TASK INSTRUCTIONS: Everything from the line containing "Which decimal value is larger: 95.512" to the last line of the entries must be reproduced exactly, and nothing outside that range.

GIVEN RECORDS:

-=-=-

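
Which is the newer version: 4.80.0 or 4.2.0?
4.80.0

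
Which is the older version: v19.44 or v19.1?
v19.1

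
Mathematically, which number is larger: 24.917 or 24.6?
24.917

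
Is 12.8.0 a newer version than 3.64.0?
Yes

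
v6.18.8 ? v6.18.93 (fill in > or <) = <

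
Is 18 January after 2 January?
Yes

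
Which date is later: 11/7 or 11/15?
11/15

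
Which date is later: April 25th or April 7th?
April 25th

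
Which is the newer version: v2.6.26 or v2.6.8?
v2.6.26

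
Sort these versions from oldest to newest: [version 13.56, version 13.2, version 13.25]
[version 13.2, version 13.25, version 13.56]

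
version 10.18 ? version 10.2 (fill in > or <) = >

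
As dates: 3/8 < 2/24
False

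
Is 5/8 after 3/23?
Yes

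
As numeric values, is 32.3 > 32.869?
False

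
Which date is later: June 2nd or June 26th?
June 26th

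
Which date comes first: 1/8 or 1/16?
1/8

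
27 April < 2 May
True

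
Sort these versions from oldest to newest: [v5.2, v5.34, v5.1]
[v5.1, v5.2, v5.34]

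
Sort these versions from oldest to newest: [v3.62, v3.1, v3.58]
[v3.1, v3.58, v3.62]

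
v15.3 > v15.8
False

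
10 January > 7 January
True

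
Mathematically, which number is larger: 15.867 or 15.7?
15.867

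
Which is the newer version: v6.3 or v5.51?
v6.3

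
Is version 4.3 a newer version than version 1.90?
Yes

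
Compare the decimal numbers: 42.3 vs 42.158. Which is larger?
42.3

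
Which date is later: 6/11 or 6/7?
6/11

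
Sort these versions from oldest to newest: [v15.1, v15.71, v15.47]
[v15.1, v15.47, v15.71]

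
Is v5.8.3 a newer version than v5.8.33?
No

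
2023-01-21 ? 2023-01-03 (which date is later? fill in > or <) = >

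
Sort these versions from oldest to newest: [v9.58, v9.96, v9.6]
[v9.6, v9.58, v9.96]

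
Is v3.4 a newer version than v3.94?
No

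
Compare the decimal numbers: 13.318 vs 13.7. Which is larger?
13.7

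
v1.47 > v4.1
False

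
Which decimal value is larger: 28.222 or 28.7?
28.7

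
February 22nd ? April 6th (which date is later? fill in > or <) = <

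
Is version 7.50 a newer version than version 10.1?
No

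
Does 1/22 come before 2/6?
Yes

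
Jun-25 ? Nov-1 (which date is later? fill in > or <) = <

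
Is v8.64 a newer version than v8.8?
Yes. Version numbers are compared segment by segment as integers, not as decimals: minor version 64 > 8, so v8.64 > v8.8 (even though the decimal 8.64 < 8.8).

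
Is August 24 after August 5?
Yes. Day 24 comes after day 5 in August — this is a date comparison, not a decimal one (the decimal 8.24 would be smaller than 8.5).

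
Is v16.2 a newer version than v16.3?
No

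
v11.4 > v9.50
True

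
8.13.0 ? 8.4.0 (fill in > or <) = >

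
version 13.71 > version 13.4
True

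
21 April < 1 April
False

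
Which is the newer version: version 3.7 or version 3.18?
version 3.18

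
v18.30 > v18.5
True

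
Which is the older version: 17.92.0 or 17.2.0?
17.2.0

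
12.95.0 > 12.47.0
True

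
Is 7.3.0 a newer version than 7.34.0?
No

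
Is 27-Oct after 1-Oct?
Yes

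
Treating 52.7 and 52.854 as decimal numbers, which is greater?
52.854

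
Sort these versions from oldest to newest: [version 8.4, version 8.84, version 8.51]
[version 8.4, version 8.51, version 8.84]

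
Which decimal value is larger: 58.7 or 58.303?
58.7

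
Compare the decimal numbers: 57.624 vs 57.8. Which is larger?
57.8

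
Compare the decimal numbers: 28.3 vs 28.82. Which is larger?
28.82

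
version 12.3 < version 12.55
True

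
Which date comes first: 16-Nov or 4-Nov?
4-Nov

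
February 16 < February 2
False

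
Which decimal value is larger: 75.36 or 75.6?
75.6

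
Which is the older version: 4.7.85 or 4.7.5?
4.7.5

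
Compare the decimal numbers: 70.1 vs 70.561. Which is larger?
70.561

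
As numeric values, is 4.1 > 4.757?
False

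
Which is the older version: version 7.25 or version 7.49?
version 7.25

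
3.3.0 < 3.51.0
True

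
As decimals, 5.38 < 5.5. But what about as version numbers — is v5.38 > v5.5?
True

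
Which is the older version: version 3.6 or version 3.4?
version 3.4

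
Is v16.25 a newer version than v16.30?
No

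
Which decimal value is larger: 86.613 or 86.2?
86.613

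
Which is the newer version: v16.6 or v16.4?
v16.6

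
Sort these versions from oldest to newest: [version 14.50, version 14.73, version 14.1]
[version 14.1, version 14.50, version 14.73]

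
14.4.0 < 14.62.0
True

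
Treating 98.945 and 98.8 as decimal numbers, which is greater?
98.945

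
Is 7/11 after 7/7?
Yes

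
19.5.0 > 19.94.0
False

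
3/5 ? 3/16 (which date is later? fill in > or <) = <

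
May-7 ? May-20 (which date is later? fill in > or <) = <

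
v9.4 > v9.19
False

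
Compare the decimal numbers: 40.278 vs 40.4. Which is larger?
40.4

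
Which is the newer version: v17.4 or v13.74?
v17.4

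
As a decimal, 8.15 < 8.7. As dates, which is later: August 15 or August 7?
August 15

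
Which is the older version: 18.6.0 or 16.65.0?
16.65.0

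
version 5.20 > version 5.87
False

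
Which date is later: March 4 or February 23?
March 4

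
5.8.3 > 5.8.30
False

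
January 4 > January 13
False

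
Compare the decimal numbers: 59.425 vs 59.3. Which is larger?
59.425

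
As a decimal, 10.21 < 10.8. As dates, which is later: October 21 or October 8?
October 21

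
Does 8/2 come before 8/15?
Yes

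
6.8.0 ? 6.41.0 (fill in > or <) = <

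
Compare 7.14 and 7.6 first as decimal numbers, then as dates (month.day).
As decimals: 7.14 < 7.6. As dates: 7/14 is later than 7/6 (day 14 > day 6).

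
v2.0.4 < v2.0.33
True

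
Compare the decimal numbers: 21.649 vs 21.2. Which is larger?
21.649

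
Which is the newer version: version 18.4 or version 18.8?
version 18.8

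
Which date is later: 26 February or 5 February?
26 February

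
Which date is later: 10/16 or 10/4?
10/16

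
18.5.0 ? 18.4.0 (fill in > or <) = >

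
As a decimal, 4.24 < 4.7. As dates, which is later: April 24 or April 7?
April 24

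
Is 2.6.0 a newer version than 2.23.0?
No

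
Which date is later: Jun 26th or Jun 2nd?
Jun 26th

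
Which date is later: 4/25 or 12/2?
12/2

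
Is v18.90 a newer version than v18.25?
Yes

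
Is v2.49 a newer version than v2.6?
Yes. Version numbers are compared segment by segment as integers, not as decimals: minor version 49 > 6, so v2.49 > v2.6 (even though the decimal 2.49 < 2.6).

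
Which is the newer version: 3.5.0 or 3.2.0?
3.5.0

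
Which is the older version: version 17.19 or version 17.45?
version 17.19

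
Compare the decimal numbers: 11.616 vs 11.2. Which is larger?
11.616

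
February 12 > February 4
True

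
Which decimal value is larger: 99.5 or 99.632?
99.632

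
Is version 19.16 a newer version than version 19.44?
No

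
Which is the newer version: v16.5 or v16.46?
v16.46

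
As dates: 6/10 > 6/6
True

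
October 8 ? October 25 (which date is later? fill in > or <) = <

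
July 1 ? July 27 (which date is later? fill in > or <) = <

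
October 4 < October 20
True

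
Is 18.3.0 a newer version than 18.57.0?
No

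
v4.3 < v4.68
True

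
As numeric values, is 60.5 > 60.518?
False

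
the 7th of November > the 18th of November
False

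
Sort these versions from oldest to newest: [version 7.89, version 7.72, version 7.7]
[version 7.7, version 7.72, version 7.89]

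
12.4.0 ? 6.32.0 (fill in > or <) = >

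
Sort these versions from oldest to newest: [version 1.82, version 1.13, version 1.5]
[version 1.5, version 1.13, version 1.82]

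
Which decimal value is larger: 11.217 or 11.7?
11.7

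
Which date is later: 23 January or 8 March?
8 March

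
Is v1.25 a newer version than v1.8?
Yes. Version numbers are compared segment by segment as integers, not as decimals: minor version 25 > 8, so v1.25 > v1.8 (even though the decimal 1.25 < 1.8).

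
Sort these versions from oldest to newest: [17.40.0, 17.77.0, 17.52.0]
[17.40.0, 17.52.0, 17.77.0]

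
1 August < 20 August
True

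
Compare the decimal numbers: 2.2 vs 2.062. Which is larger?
2.2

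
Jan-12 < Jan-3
False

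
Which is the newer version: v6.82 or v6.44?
v6.82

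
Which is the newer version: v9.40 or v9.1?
v9.40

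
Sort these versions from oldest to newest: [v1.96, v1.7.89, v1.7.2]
[v1.7.2, v1.7.89, v1.96]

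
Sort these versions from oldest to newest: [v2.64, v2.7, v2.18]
[v2.7, v2.18, v2.64]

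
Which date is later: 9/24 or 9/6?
9/24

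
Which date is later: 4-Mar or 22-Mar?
22-Mar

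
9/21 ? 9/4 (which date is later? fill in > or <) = >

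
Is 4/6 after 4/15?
No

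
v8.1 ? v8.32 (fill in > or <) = <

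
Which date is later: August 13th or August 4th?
August 13th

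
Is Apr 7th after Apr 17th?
No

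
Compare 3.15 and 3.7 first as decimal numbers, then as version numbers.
As decimals: 3.15 < 3.7. As versions: v3.15 > v3.7 (minor version 15 > 7).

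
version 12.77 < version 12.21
False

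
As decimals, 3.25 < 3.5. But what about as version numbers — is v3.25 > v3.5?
True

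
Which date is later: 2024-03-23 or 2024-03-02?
2024-03-23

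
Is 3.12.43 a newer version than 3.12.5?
Yes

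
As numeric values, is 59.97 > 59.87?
True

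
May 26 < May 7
False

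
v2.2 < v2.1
False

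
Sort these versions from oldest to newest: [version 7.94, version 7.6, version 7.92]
[version 7.6, version 7.92, version 7.94]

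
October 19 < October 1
False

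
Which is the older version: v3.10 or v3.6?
v3.6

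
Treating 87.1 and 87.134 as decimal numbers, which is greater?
87.134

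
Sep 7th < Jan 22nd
False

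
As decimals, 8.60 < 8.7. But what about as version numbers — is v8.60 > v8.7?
True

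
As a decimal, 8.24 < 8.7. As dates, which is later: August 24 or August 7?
August 24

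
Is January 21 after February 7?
No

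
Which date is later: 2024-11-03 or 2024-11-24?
2024-11-24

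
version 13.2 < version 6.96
False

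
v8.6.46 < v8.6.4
False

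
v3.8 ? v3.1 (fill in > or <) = >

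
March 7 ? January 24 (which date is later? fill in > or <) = >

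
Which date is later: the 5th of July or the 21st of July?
the 21st of July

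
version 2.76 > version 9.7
False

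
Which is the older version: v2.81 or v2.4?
v2.4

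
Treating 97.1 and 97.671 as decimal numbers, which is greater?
97.671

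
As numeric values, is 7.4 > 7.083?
True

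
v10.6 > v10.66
False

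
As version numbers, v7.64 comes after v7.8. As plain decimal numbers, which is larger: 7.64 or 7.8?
7.8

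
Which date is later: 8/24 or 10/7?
10/7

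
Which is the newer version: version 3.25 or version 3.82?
version 3.82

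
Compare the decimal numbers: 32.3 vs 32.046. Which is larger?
32.3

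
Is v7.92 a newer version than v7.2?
Yes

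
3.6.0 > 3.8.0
False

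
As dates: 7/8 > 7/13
False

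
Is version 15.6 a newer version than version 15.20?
No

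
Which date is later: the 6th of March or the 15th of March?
the 15th of March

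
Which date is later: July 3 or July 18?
July 18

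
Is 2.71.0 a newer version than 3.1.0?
No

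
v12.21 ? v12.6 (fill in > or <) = >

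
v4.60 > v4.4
True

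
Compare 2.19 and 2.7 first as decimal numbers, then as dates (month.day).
As decimals: 2.19 < 2.7. As dates: 2/19 is later than 2/7 (day 19 > day 7).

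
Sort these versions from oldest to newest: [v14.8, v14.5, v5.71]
[v5.71, v14.5, v14.8]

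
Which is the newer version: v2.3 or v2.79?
v2.79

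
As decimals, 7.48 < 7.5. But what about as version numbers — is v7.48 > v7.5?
True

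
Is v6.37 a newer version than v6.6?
Yes. Version numbers are compared segment by segment as integers, not as decimals: minor version 37 > 6, so v6.37 > v6.6 (even though the decimal 6.37 < 6.6).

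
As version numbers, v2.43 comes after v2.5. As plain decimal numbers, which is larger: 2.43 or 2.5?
2.5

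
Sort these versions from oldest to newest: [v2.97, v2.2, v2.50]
[v2.2, v2.50, v2.97]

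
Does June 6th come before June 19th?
Yes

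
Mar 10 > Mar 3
True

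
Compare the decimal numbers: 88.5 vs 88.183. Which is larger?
88.5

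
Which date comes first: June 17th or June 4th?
June 4th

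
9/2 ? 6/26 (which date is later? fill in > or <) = >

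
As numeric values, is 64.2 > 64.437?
False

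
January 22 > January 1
True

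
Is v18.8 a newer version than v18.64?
No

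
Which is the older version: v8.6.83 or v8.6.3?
v8.6.3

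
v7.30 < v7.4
False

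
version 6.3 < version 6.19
True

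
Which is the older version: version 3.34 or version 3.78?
version 3.34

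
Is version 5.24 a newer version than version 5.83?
No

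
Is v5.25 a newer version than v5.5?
Yes. Version numbers are compared segment by segment as integers, not as decimals: minor version 25 > 5, so v5.25 > v5.5 (even though the decimal 5.25 < 5.5).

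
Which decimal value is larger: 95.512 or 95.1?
95.512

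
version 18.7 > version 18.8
False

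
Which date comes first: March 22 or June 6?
March 22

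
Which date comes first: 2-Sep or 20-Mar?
20-Mar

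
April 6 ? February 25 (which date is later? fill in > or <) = >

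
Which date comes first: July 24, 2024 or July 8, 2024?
July 8, 2024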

-=-=-

SOLUTION FOR THIS EXERCISE:
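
Which decimal value is larger: 95.512 or 95.1?
95.512

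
version 18.7 > version 18.8
False

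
Which date comes first: March 22 or June 6?
March 22

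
Which date comes first: 2-Sep or 20-Mar?
20-Mar

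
April 6 ? February 25 (which date is later? fill in > or <) = >

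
Which date comes first: July 24, 2024 or July 8, 2024?
July 8, 2024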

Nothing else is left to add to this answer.